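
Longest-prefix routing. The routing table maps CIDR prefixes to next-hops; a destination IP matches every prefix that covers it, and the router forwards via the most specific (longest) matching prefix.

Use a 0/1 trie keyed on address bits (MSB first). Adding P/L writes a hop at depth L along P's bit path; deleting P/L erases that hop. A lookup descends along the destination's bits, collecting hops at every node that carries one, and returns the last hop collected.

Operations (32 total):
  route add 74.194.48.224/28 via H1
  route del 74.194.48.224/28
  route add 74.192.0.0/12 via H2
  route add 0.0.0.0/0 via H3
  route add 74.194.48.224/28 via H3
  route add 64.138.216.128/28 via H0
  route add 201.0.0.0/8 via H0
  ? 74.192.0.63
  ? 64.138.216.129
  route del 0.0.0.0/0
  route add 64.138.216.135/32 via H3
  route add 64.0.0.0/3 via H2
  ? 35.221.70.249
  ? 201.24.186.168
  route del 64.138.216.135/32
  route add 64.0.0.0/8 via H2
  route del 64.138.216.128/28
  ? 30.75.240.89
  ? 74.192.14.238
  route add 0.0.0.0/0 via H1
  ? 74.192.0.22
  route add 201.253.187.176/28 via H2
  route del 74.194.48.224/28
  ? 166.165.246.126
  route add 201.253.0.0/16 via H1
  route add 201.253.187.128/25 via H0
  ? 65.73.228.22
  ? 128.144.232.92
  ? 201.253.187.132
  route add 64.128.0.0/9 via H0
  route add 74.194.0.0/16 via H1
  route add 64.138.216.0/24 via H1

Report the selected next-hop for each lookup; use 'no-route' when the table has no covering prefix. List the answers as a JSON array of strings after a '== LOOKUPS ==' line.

Trace:
  add 74.194.48.224/28 -> H1 at depth 28
  - 74.194.48.224/28 clear@28
  add 74.192.0.0/12 -> H2 at depth 12
  add 0.0.0.0/0 -> H3 at depth 0
  add 74.194.48.224/28 -> H3 at depth 28
  add 64.138.216.128/28 -> H0 at depth 28
  add 201.0.0.0/8 -> H0 at depth 8
  ? 74.192.0.63  path d0:H3→d1:-→d2:-→d3:-→d4:-→d5:-→d6:-→d7:-→d8:-→d9:-→d10:-→d11:-→d12:H2→d13:-→d14:-  best=H2
  ? 64.138.216.129  path d0:H3→d1:-→d2:-→d3:-→d4:-→d5:-→d6:-→d7:-→d8:-→d9:-→d10:-→d11:-→d12:-→d13:-→d14:-→d15:-→d16:-→d17:-→d18:-→d19:-→d20:-→d21:-→d22:-→d23:-→d24:-→d25:-→d26:-→d27:-→d28:H0  best=H0
  - 0.0.0.0/0 clear@0
  add 64.138.216.135/32 -> H3 at depth 32
  add 64.0.0.0/3 -> H2 at depth 3
  ? 35.221.70.249  path d0:-→d1:-  best=no-route
  ? 201.24.186.168  path d0:-→d1:-→d2:-→d3:-→d4:-→d5:-→d6:-→d7:-→d8:H0  best=H0
  - 64.138.216.135/32 clear@32
  add 64.0.0.0/8 -> H2 at depth 8
  - 64.138.216.128/28 clear@28
  ? 30.75.240.89  path d0:-→d1:-  best=no-route
  ? 74.192.14.238  path d0:-→d1:-→d2:-→d3:H2→d4:-→d5:-→d6:-→d7:-→d8:-→d9:-→d10:-→d11:-→d12:H2→d13:-→d14:-  best=H2
  add 0.0.0.0/0 -> H1 at depth 0
  ? 74.192.0.22  path d0:H1→d1:-→d2:-→d3:H2→d4:-→d5:-→d6:-→d7:-→d8:-→d9:-→d10:-→d11:-→d12:H2→d13:-→d14:-  best=H2
  add 201.253.187.176/28 -> H2 at depth 28
  - 74.194.48.224/28 clear@28
  ? 166.165.246.126  path d0:H1→d1:-  best=H1
  add 201.253.0.0/16 -> H1 at depth 16
  add 201.253.187.128/25 -> H0 at depth 25
  ? 65.73.228.22  path d0:H1→d1:-→d2:-→d3:H2→d4:-→d5:-→d6:-→d7:-  best=H2
  ? 128.144.232.92  path d0:H1→d1:-  best=H1
  ? 201.253.187.132  path d0:H1→d1:-→d2:-→d3:-→d4:-→d5:-→d6:-→d7:-→d8:H0→d9:-→d10:-→d11:-→d12:-→d13:-→d14:-→d15:-→d16:H1→d17:-→d18:-→d19:-→d20:-→d21:-→d22:-→d23:-→d24:-→d25:H0→d26:-  best=H0
  add 64.128.0.0/9 -> H0 at depth 9
  add 74.194.0.0/16 -> H1 at depth 16
  add 64.138.216.0/24 -> H1 at depth 24

== LOOKUPS ==
["H2","H0","no-route","H0","no-route","H2","H2","H1","H2","H1","H0"]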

= = = = =

* **Exercise goal**: From the records above, extract exactly and only the lines that begin at the line with "route del 64.138.216.128/28" and stop after the line with "route add 201.253.0.0/16 via H1".

* **Solution for this exercise**:
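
  route del 64.138.216.128/28
  ? 30.75.240.89
  ? 74.192.14.238
  route add 0.0.0.0/0 via H1
  ? 74.192.0.22
  route add 201.253.187.176/28 via H2
  route del 74.194.48.224/28
  ? 166.165.246.126
  route add 201.253.0.0/16 via H1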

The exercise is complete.